SOURCE MATERIAL
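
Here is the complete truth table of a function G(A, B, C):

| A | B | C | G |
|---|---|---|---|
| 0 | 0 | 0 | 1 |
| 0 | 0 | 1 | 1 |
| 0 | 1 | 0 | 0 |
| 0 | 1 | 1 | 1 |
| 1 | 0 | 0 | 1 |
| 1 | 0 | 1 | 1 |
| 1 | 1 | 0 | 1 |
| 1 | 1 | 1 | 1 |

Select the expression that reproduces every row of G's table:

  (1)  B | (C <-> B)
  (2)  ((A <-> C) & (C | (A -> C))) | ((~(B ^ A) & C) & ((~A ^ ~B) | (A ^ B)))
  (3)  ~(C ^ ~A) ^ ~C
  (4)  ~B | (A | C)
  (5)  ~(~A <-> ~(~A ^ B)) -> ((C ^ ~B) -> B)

(1) disagrees with G on (0,0,1) (formula → 0, table → 1); rule it out.
(2) disagrees with G on (0,0,1) (formula → 0, table → 1); rule it out.
(3) disagrees with G on (0,1,0) (formula → 1, table → 0); rule it out.
(5) disagrees with G on (0,0,0) (formula → 0, table → 1); rule it out.
That leaves (4). Evaluating it on every row reproduces the table of G exactly.

4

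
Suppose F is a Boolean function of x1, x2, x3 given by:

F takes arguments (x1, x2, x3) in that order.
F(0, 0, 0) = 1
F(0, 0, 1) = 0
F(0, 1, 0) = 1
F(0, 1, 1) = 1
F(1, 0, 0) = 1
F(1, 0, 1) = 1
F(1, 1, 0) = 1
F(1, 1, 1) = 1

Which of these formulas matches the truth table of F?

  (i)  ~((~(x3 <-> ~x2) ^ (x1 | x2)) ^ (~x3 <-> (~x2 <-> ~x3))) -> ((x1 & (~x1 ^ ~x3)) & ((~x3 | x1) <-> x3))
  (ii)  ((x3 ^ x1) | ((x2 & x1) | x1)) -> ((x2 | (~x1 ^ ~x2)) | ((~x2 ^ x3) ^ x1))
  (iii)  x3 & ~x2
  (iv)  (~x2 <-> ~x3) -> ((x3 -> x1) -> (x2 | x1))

(i) fails at (0,0,0): the formula yields 0, F is 1.
(iii) fails at (0,0,0): the formula yields 0, F is 1.
(iv) fails at (0,0,0): the formula yields 0, F is 1.
(ii) is the remaining candidate, and it agrees with F on all 8 inputs.

ii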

WORK REQUEST
Keeping every character as it is, restate the lines above that run from the line with "F takes arguments (x1, x2, x3) in that order." through the line with "((~x3 | x1) <-> x3))", both included, and nothing else.

WRITTEN SOLUTION
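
F takes arguments (x1, x2, x3) in that order.
F(0, 0, 0) = 1
F(0, 0, 1) = 0
F(0, 1, 0) = 1
F(0, 1, 1) = 1
F(1, 0, 0) = 1
F(1, 0, 1) = 1
F(1, 1, 0) = 1
F(1, 1, 1) = 1

Which of these formulas matches the truth table of F?

  (i)  ~((~(x3 <-> ~x2) ^ (x1 | x2)) ^ (~x3 <-> (~x2 <-> ~x3))) -> ((x1 & (~x1 ^ ~x3)) & ((~x3 | x1) <-> x3))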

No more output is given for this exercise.